Your answer should be only the lines below from the one with "- State withholding: 5% of taxable wages" to the one with "- SIMPLE IRA", repeated exactly, ends included.

= = =

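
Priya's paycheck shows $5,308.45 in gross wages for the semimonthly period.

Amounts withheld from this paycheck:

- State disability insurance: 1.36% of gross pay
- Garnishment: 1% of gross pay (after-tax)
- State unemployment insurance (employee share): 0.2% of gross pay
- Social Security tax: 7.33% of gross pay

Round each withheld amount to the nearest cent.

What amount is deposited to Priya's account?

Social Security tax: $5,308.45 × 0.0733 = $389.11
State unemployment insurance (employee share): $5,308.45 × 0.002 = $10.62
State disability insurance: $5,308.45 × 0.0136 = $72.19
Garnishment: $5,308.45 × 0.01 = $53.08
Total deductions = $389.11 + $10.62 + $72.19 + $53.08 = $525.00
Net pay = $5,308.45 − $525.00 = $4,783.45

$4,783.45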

= = =

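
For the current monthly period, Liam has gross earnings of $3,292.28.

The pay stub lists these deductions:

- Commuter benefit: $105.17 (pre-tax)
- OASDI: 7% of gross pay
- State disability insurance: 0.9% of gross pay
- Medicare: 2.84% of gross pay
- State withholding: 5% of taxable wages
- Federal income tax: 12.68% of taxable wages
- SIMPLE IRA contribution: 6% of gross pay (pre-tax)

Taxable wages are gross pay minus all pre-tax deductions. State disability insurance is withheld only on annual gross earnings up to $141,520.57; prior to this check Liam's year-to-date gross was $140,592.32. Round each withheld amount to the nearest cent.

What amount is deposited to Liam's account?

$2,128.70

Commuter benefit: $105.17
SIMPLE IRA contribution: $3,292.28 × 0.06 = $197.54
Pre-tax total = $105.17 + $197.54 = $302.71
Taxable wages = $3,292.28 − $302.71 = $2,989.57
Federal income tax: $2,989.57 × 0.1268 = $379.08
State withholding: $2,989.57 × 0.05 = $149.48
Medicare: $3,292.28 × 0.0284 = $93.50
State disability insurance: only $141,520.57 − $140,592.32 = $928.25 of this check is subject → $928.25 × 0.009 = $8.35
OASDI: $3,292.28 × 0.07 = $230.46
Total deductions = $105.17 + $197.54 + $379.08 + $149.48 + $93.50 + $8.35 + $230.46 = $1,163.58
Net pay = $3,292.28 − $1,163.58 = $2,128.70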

= = =

RESPONSE AREA:
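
- State withholding: 5% of taxable wages
- Federal income tax: 12.68% of taxable wages
- SIMPLE IRA contribution: 6% of gross pay (pre-tax)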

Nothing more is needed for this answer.